[[ Dataset records, beginning ]]

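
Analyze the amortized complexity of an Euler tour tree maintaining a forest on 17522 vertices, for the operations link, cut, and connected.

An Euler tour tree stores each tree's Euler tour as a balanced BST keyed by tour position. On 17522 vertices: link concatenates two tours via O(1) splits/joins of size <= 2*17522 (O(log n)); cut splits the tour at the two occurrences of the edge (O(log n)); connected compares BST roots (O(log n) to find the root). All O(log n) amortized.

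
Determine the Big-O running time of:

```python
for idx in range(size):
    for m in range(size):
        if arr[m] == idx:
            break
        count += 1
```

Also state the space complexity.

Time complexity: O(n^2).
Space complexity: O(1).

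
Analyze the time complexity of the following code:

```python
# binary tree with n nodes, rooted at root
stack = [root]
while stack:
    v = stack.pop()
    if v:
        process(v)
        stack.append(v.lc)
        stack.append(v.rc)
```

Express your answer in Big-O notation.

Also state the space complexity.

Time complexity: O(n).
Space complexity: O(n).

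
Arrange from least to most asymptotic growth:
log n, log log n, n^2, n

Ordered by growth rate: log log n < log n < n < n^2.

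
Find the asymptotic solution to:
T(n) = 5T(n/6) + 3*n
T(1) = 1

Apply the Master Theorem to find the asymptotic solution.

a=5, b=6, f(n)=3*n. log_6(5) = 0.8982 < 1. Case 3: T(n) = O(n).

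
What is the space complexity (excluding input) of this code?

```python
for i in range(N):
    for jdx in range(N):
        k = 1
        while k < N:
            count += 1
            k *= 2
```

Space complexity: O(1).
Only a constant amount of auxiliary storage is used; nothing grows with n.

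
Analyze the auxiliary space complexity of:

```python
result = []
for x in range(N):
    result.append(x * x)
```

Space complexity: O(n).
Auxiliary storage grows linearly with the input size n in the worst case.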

[[ Dataset records, end ]]
[[ Dataset records, beginning ]]

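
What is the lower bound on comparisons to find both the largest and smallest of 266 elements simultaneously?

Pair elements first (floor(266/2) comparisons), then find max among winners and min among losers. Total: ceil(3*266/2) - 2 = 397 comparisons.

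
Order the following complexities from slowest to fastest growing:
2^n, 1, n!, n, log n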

[[ Dataset records, end ]]

- [What is needed] Lines of the material may hold the string "append". Copy each one that does.

- [Output]
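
        stack.append(v.lc)
        stack.append(v.rc)
    result.append(x * x)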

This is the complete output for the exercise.